Dataset content Block Start

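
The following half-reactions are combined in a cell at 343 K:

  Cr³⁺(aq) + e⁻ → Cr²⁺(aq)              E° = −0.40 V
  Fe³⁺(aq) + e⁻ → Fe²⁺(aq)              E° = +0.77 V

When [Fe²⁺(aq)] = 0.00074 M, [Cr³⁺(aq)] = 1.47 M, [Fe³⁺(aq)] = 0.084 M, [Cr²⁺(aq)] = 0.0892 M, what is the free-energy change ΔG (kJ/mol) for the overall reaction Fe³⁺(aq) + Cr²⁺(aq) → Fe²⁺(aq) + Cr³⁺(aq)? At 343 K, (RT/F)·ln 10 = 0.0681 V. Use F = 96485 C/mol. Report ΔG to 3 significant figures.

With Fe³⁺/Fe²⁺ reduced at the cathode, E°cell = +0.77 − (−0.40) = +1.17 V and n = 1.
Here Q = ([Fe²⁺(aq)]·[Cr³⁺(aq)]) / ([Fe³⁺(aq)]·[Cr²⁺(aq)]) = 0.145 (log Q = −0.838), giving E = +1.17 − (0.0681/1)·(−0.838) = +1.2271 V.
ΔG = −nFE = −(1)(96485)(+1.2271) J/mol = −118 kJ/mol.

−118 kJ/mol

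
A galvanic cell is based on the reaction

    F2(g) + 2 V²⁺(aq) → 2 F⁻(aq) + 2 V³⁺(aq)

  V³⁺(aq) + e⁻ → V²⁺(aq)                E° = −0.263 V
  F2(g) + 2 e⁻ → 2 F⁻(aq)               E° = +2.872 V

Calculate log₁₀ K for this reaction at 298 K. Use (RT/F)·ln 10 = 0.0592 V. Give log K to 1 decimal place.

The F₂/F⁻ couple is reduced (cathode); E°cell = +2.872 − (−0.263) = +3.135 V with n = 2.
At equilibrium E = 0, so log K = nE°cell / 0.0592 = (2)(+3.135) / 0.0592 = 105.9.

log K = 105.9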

Dataset content Block End
Dataset content Block Start

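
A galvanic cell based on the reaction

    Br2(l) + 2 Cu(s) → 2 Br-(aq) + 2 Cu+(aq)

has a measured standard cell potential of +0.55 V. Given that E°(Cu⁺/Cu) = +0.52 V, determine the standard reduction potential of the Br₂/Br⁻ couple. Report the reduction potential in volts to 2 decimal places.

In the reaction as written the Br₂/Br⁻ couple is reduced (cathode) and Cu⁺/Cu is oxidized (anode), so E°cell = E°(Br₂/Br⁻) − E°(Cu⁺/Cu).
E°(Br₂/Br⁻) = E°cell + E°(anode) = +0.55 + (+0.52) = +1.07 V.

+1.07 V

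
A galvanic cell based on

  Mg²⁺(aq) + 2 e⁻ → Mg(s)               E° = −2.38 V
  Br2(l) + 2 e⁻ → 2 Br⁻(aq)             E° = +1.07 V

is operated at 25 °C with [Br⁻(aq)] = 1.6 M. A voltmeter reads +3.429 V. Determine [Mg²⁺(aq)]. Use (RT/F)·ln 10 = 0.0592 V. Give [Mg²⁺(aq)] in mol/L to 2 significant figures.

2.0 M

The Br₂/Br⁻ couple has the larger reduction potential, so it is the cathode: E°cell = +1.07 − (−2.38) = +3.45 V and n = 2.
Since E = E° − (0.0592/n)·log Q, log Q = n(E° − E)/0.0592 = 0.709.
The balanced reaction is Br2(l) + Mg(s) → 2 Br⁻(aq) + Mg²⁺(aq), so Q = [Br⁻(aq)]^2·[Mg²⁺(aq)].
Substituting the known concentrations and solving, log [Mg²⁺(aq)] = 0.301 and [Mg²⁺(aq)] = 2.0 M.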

Dataset content Block End

### [What this task involves]
Scan the data above for the word "based" and report every line where it is found.

### [Solution]
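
A galvanic cell is based on the reaction
A galvanic cell based on the reaction
A galvanic cell based on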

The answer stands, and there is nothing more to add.